Work instructions
Below are some entries. Repeat exactly the lines from the one with "the 0–180 m" through the one with "0.51 °C | 1.8 °C |", and only those.
Input records Start Marker
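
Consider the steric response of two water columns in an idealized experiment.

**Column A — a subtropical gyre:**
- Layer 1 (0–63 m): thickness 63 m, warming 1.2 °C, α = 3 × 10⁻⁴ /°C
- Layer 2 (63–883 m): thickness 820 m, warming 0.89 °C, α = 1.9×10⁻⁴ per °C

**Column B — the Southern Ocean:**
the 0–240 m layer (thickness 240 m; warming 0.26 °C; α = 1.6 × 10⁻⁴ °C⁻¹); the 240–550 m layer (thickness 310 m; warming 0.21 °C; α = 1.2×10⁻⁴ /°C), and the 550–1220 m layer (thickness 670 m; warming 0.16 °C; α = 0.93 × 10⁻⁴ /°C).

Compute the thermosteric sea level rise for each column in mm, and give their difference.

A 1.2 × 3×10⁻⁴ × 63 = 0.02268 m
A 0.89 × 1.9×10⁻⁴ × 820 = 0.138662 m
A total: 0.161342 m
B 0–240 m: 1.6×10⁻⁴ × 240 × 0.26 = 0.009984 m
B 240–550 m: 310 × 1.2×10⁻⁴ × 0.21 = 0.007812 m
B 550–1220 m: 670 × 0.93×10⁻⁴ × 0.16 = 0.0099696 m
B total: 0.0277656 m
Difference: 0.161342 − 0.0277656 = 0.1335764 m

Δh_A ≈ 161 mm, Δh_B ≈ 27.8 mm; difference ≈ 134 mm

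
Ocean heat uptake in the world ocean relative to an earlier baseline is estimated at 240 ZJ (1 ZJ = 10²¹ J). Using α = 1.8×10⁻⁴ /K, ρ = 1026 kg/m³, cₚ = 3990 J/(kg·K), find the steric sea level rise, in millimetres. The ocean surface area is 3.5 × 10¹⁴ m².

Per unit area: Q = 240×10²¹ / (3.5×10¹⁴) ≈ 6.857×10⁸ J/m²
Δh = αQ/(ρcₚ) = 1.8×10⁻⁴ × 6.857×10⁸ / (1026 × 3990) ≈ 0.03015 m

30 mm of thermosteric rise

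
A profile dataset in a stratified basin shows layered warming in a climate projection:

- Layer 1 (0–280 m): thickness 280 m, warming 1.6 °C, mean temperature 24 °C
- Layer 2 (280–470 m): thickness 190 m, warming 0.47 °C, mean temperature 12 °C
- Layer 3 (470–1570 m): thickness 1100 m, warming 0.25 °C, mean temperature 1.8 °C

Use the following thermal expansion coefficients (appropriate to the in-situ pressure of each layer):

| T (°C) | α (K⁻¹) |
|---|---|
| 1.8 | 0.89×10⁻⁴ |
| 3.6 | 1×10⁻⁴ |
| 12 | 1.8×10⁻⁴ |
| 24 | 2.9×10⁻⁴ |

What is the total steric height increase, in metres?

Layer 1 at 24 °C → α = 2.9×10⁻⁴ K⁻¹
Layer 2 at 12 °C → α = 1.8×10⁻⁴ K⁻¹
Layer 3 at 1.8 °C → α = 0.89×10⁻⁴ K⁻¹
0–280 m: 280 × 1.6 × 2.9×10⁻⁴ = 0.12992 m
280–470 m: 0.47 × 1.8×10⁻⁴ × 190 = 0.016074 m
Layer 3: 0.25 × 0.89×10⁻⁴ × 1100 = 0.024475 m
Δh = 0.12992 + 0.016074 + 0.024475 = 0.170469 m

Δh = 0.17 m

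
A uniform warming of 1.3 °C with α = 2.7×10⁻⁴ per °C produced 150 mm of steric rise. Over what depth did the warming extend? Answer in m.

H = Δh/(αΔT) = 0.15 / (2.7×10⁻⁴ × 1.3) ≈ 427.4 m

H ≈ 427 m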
Input records End Marker
Input records Start Marker
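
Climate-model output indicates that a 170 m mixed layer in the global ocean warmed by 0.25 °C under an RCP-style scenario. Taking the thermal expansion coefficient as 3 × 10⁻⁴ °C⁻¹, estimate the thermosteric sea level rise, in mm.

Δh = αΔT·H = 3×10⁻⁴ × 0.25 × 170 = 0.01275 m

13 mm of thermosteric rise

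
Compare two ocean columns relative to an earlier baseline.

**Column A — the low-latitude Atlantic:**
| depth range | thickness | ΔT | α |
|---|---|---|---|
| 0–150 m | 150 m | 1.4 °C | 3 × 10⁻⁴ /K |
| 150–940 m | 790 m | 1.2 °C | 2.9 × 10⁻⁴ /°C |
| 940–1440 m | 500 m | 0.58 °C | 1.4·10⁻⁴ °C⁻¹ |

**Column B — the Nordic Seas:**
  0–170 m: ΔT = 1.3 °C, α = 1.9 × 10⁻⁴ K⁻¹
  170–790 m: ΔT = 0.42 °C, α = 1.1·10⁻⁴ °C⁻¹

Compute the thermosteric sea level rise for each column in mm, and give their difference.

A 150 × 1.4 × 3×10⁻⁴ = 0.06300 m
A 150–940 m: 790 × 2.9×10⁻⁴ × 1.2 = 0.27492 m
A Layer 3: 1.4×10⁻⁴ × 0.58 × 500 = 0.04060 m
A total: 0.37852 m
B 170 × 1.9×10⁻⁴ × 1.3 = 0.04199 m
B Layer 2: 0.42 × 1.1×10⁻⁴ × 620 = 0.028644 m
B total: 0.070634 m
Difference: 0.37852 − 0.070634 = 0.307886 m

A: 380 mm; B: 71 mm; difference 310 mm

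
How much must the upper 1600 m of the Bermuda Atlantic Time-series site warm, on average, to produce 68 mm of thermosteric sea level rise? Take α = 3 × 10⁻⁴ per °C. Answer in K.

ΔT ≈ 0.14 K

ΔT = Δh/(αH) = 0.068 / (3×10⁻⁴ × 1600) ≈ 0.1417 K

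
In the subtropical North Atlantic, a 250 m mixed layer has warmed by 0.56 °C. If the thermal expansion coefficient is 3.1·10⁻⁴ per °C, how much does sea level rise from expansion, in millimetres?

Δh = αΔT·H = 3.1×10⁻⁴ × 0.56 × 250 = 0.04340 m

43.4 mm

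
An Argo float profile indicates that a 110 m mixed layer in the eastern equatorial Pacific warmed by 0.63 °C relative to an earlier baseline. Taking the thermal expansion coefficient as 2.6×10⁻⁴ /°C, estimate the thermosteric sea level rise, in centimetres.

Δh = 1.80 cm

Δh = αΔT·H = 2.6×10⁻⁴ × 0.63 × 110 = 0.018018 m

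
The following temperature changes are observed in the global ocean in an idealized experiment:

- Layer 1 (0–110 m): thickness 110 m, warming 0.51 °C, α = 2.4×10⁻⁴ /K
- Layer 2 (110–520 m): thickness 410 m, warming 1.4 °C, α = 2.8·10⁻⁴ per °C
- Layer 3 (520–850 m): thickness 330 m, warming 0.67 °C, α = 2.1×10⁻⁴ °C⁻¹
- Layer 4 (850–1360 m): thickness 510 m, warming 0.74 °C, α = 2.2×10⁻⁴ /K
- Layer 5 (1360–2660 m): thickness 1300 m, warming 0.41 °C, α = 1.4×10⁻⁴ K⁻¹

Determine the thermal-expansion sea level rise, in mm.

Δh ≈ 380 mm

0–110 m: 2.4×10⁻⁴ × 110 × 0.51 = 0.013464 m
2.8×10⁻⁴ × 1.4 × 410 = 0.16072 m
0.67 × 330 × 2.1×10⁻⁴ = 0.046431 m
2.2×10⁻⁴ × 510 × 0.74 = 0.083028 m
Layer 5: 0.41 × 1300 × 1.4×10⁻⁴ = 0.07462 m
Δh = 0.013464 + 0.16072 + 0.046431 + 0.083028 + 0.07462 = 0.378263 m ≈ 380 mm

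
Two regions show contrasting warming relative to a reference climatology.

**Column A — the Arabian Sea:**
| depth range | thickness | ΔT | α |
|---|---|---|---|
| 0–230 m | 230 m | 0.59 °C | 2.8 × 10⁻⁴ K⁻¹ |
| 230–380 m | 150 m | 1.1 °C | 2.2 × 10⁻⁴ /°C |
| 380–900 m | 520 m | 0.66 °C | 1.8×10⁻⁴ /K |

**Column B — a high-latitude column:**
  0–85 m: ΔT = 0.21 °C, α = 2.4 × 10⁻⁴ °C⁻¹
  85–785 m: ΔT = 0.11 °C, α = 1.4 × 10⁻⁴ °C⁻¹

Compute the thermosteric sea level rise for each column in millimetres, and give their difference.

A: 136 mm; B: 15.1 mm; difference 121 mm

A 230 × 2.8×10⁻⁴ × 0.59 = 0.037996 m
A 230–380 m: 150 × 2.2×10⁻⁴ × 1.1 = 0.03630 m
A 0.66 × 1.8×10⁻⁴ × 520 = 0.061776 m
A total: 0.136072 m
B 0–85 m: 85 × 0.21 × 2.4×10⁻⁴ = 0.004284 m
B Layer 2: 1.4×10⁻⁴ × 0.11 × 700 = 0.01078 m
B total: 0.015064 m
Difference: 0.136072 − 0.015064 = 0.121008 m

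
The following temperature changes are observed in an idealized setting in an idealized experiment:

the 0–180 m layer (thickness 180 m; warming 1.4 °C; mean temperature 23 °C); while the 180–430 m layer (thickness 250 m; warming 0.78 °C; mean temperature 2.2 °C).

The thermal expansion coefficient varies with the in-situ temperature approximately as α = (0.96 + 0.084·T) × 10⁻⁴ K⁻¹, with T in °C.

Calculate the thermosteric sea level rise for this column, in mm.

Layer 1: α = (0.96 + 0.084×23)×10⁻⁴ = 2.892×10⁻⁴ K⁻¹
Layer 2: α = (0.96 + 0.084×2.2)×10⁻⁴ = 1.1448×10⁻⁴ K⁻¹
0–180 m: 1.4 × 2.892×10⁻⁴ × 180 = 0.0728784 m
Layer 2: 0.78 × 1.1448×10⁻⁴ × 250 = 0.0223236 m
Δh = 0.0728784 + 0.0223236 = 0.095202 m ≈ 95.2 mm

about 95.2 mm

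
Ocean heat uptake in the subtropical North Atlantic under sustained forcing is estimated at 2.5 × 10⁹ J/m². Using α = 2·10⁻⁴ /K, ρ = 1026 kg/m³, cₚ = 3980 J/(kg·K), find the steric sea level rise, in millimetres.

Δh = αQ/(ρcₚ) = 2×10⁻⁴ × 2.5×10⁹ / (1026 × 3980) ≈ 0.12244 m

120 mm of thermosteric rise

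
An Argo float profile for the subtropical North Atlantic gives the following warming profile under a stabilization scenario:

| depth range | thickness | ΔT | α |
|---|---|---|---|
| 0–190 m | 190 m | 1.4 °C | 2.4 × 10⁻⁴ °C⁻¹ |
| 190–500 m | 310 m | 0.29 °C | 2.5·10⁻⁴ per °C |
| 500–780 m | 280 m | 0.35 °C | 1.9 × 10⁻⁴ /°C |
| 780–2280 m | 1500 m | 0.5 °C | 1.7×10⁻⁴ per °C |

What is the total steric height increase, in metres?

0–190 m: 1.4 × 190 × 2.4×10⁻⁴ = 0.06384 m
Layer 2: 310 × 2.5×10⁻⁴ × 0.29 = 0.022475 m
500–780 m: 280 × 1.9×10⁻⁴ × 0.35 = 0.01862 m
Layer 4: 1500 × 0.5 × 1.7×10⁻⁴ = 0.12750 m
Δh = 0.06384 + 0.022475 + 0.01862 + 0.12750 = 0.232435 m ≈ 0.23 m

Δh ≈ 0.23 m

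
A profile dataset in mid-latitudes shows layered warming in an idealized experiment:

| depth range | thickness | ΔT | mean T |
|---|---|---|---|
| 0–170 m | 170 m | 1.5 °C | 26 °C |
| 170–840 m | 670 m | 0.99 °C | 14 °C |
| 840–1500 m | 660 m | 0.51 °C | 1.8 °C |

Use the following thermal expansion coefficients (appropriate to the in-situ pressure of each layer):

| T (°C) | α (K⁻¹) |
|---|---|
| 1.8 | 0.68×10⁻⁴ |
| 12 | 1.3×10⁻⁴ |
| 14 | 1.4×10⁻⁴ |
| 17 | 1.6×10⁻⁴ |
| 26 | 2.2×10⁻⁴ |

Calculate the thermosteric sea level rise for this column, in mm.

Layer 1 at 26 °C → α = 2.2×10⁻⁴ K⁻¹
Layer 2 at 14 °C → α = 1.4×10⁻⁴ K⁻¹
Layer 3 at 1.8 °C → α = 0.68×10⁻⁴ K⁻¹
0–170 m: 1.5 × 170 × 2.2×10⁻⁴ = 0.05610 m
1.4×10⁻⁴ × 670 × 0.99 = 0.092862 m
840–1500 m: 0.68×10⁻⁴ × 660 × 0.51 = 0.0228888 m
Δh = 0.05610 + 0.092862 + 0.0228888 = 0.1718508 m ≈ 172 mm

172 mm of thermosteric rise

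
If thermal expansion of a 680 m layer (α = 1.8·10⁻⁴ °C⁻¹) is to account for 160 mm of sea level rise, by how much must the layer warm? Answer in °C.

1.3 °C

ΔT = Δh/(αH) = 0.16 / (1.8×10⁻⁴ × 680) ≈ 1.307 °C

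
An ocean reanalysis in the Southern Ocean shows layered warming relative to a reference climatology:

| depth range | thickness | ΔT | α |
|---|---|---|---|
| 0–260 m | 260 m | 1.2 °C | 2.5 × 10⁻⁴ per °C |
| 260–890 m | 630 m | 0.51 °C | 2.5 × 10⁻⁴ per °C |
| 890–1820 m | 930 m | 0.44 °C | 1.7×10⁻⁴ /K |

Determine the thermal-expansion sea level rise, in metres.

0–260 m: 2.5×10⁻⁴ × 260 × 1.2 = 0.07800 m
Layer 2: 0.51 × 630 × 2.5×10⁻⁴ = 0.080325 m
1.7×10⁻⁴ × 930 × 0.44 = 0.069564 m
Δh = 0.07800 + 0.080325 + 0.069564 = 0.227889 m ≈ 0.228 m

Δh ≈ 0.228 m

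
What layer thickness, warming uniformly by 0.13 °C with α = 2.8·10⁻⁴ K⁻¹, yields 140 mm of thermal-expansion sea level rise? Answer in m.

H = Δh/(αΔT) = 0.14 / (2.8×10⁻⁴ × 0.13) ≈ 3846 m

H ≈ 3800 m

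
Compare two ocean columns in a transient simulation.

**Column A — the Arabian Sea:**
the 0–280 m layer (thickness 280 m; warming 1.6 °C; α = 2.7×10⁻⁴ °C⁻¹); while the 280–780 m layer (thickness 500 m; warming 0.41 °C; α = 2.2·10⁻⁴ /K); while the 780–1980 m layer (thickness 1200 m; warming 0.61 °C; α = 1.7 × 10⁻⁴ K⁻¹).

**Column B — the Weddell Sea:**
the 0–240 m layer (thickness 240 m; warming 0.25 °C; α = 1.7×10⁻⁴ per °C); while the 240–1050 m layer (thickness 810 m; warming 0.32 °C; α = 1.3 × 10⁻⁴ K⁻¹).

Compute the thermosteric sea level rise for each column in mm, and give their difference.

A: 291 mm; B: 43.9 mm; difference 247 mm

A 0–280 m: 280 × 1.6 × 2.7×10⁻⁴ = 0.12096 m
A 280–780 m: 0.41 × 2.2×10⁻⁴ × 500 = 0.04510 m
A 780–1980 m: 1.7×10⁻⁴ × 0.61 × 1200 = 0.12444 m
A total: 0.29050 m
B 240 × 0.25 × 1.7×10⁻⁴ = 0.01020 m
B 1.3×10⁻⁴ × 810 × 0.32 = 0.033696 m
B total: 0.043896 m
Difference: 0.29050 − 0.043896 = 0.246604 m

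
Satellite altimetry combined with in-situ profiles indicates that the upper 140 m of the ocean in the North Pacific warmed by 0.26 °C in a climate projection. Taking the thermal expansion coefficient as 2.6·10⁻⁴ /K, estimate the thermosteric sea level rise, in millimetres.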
Input records End Marker
Exercise result
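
the 0–180 m layer (thickness 180 m; warming 1.4 °C; mean temperature 23 °C); while the 180–430 m layer (thickness 250 m; warming 0.78 °C; mean temperature 2.2 °C).

The thermal expansion coefficient varies with the in-situ temperature approximately as α = (0.96 + 0.084·T) × 10⁻⁴ K⁻¹, with T in °C.

Calculate the thermosteric sea level rise for this column, in mm.

Layer 1: α = (0.96 + 0.084×23)×10⁻⁴ = 2.892×10⁻⁴ K⁻¹
Layer 2: α = (0.96 + 0.084×2.2)×10⁻⁴ = 1.1448×10⁻⁴ K⁻¹
0–180 m: 1.4 × 2.892×10⁻⁴ × 180 = 0.0728784 m
Layer 2: 0.78 × 1.1448×10⁻⁴ × 250 = 0.0223236 m
Δh = 0.0728784 + 0.0223236 = 0.095202 m ≈ 95.2 mm

about 95.2 mm

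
Ocean heat uptake in the subtropical North Atlantic under sustained forcing is estimated at 2.5 × 10⁹ J/m². Using α = 2·10⁻⁴ /K, ρ = 1026 kg/m³, cₚ = 3980 J/(kg·K), find the steric sea level rise, in millimetres.

Δh = αQ/(ρcₚ) = 2×10⁻⁴ × 2.5×10⁹ / (1026 × 3980) ≈ 0.12244 m

120 mm of thermosteric rise

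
An Argo float profile for the subtropical North Atlantic gives the following warming profile under a stabilization scenario:

| depth range | thickness | ΔT | α |
|---|---|---|---|
| 0–190 m | 190 m | 1.4 °C | 2.4 × 10⁻⁴ °C⁻¹ |
| 190–500 m | 310 m | 0.29 °C | 2.5·10⁻⁴ per °C |
| 500–780 m | 280 m | 0.35 °C | 1.9 × 10⁻⁴ /°C |
| 780–2280 m | 1500 m | 0.5 °C | 1.7×10⁻⁴ per °C |

What is the total steric height increase, in metres?

0–190 m: 1.4 × 190 × 2.4×10⁻⁴ = 0.06384 m
Layer 2: 310 × 2.5×10⁻⁴ × 0.29 = 0.022475 m
500–780 m: 280 × 1.9×10⁻⁴ × 0.35 = 0.01862 m
Layer 4: 1500 × 0.5 × 1.7×10⁻⁴ = 0.12750 m
Δh = 0.06384 + 0.022475 + 0.01862 + 0.12750 = 0.232435 m ≈ 0.23 m

Δh ≈ 0.23 m

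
A profile dataset in mid-latitudes shows layered warming in an idealized experiment:

| depth range | thickness | ΔT | mean T |
|---|---|---|---|
| 0–170 m | 170 m | 1.5 °C | 26 °C |
| 170–840 m | 670 m | 0.99 °C | 14 °C |
| 840–1500 m | 660 m | 0.51 °C | 1.8 °C |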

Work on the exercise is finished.